- Opening Delimiter -
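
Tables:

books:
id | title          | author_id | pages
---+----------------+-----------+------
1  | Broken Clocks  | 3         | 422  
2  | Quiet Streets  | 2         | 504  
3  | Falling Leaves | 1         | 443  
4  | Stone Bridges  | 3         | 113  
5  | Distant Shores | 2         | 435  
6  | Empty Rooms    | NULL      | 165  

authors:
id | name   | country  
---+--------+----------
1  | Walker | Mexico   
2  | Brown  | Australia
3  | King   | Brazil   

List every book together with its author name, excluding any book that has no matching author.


INNER JOIN keeps only books rows whose author_id matches an id in authors. Walk through each book:
  - book 1 (Broken Clocks): author_id=3 -> matches King
  - book 2 (Quiet Streets): author_id=2 -> matches Brown
  - book 3 (Falling Leaves): author_id=1 -> matches Walker
  - book 4 (Stone Bridges): author_id=3 -> matches King
  - book 5 (Distant Shores): author_id=2 -> matches Brown
  - book 6 (Empty Rooms): author_id=NULL, no match -> dropped
So 1 of 6 rows is dropped.

SQL:
SELECT a.title, b.name AS author
FROM books a
INNER JOIN authors b ON a.author_id = b.id

Result:
title          | author
---------------+-------
Broken Clocks  | King  
Quiet Streets  | Brown 
Falling Leaves | Walker
Stone Bridges  | King  
Distant Shores | Brown 


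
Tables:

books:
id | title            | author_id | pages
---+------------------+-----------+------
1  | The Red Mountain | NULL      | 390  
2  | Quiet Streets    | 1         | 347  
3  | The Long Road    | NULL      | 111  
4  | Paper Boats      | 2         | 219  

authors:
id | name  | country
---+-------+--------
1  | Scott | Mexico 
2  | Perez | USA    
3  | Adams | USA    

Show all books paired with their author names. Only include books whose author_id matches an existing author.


INNER JOIN keeps only books rows whose author_id matches an id in authors. Walk through each book:
  - book 1 (The Red Mountain): author_id=NULL, no match -> dropped
  - book 2 (Quiet Streets): author_id=1 -> matches Scott
  - book 3 (The Long Road): author_id=NULL, no match -> dropped
  - book 4 (Paper Boats): author_id=2 -> matches Perez
So 2 of 4 rows are dropped.

SQL:
SELECT a.title, b.name AS author
FROM books a
INNER JOIN authors b ON a.author_id = b.id

Result:
title         | author
--------------+-------
Quiet Streets | Scott 
Paper Boats   | Perez 


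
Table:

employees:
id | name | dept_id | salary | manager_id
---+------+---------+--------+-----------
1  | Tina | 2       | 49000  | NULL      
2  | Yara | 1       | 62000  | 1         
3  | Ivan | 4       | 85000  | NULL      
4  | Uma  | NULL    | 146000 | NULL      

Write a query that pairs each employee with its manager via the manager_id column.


This is a self-join: employees is joined to a second copy of itself, matching each row's manager_id to another row's id. Use LEFT JOIN so rows with manager_id=NULL are kept.
  - employee 1 (Tina): manager_id=NULL -> NULL
  - employee 2 (Yara): manager_id=1 -> Tina
  - employee 3 (Ivan): manager_id=NULL -> NULL
  - employee 4 (Uma): manager_id=NULL -> NULL

SQL:
SELECT a.name AS item, b.name AS manager
FROM employees a
LEFT JOIN employees b ON a.manager_id = b.id

Result:
item | manager
-----+--------
Tina | NULL   
Yara | Tina   
Ivan | NULL   
Uma  | NULL   


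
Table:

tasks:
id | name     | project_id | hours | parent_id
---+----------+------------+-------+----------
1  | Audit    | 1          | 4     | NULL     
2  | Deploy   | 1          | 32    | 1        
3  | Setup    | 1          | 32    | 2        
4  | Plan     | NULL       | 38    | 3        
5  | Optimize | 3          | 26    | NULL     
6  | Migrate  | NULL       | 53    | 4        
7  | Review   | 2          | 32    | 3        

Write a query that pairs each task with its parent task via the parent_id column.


This is a self-join: tasks is joined to a second copy of itself, matching each row's parent_id to another row's id. Use LEFT JOIN so rows with parent_id=NULL are kept.
  - task 1 (Audit): parent_id=NULL -> NULL
  - task 2 (Deploy): parent_id=1 -> Audit
  - task 3 (Setup): parent_id=2 -> Deploy
  - task 4 (Plan): parent_id=3 -> Setup
  - task 5 (Optimize): parent_id=NULL -> NULL
  - task 6 (Migrate): parent_id=4 -> Plan
  - task 7 (Review): parent_id=3 -> Setup

SQL:
SELECT a.name AS item, b.name AS parent
FROM tasks a
LEFT JOIN tasks b ON a.parent_id = b.id

Result:
item     | parent
---------+-------
Audit    | NULL  
Deploy   | Audit 
Setup    | Deploy
Plan     | Setup 
Optimize | NULL  
Migrate  | Plan  
Review   | Setup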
- Closing Delimiter -
◆ EXERCISE: Filter the records down to the lines containing the word "pages", and copy those.

◆ OUTPUT OF THE TASK:
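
id | title          | author_id | pages
id | title            | author_id | pages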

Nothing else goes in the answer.